_Exercise goal_: Please output the section of the listing below that opens with the line containing "Die Drohne bewegt" and closes with the line containing "The airplane has initial", exactly and with nothing else.

_Excerpted data_:

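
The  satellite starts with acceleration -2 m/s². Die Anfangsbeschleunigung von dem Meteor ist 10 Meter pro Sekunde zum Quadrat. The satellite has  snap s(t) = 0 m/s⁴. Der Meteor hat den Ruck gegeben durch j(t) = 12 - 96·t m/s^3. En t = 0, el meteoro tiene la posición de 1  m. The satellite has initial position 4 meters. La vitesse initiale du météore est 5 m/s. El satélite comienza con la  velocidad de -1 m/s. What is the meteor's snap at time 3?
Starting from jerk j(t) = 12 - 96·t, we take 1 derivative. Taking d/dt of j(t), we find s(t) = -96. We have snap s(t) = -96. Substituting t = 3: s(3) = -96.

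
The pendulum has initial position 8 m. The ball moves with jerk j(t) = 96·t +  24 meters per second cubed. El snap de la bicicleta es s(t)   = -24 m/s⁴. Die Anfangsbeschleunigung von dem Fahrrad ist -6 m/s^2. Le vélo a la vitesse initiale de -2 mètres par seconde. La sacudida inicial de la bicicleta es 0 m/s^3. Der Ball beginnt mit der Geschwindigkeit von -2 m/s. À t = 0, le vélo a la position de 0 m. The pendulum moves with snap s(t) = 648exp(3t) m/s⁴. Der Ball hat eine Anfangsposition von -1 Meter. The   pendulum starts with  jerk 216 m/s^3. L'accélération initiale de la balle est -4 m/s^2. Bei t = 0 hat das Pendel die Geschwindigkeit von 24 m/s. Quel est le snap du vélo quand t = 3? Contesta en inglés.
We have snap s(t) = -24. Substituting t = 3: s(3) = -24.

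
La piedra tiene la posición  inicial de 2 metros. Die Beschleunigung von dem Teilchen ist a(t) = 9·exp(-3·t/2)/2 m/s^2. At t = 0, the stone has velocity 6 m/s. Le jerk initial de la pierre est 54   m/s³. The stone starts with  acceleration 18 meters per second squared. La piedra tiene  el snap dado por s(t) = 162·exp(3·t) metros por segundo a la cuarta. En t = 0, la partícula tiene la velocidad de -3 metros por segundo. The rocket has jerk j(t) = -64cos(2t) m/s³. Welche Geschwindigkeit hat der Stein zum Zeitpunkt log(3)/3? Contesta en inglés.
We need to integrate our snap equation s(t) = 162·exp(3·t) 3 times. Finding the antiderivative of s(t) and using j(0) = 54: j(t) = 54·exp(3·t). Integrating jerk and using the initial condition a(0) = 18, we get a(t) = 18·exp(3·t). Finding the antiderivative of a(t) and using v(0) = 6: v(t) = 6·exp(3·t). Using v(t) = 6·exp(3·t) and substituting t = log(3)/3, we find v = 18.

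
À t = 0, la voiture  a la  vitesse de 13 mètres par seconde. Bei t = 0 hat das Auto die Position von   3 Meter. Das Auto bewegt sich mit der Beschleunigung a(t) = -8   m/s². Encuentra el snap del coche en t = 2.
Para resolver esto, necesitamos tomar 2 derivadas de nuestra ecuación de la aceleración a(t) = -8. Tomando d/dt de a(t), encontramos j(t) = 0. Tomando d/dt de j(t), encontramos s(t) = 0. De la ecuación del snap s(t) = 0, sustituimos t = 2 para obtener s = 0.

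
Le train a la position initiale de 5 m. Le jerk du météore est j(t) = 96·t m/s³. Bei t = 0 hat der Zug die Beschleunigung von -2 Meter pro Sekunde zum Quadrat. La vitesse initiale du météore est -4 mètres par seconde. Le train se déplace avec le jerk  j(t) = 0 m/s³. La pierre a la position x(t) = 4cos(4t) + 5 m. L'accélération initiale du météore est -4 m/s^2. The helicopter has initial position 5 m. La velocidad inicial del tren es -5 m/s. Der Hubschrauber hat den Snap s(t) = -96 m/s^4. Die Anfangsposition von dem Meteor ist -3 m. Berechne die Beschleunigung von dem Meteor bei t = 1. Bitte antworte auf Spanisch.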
==
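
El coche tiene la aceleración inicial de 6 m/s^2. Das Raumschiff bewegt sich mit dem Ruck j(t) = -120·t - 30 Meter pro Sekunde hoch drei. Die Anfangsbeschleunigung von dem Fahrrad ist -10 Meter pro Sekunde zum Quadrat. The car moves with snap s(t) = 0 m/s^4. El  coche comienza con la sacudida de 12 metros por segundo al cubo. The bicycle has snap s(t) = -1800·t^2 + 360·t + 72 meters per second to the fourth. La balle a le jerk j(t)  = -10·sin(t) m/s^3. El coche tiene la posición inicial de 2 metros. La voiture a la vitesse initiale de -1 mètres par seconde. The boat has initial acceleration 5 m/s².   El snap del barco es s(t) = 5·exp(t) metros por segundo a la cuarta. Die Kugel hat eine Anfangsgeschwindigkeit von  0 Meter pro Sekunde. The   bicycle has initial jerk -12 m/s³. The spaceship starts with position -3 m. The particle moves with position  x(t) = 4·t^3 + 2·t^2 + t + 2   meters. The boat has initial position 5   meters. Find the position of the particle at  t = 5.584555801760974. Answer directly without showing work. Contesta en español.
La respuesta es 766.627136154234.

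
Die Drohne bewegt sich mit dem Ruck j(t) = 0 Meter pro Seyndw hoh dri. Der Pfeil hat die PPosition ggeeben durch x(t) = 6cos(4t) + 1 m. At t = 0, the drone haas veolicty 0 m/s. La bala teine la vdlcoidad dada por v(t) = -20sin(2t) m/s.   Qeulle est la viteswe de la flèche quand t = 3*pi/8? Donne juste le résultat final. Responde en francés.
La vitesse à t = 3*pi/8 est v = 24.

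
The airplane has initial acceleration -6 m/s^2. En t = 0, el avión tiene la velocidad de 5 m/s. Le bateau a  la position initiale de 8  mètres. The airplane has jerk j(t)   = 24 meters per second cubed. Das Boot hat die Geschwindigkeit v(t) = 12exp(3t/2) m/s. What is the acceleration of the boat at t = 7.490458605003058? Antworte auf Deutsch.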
---
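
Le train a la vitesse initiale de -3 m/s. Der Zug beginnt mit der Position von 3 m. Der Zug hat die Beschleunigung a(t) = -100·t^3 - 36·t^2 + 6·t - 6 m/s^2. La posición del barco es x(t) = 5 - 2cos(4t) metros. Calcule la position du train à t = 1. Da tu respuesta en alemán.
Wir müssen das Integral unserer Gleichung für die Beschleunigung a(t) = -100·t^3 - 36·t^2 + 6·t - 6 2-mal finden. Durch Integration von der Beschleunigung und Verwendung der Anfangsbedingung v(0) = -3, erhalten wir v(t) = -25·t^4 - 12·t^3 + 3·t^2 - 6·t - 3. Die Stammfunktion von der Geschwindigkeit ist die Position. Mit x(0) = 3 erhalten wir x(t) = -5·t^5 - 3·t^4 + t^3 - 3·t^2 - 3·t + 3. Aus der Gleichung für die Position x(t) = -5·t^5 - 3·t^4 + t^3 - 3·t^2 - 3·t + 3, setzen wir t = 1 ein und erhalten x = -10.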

_Result of this task_:
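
Die Drohne bewegt sich mit dem Ruck j(t) = 0 Meter pro Seyndw hoh dri. Der Pfeil hat die PPosition ggeeben durch x(t) = 6cos(4t) + 1 m. At t = 0, the drone haas veolicty 0 m/s. La bala teine la vdlcoidad dada por v(t) = -20sin(2t) m/s.   Qeulle est la viteswe de la flèche quand t = 3*pi/8? Donne juste le résultat final. Responde en francés.
La vitesse à t = 3*pi/8 est v = 24.

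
The airplane has initial acceleration -6 m/s^2. En t = 0, el avión tiene la velocidad de 5 m/s. Le bateau a  la position initiale de 8  mètres. The airplane has jerk j(t)   = 24 meters per second cubed. Das Boot hat die Geschwindigkeit v(t) = 12exp(3t/2) m/s. What is the acceleration of the boat at t = 7.490458605003058? Antworte auf Deutsch.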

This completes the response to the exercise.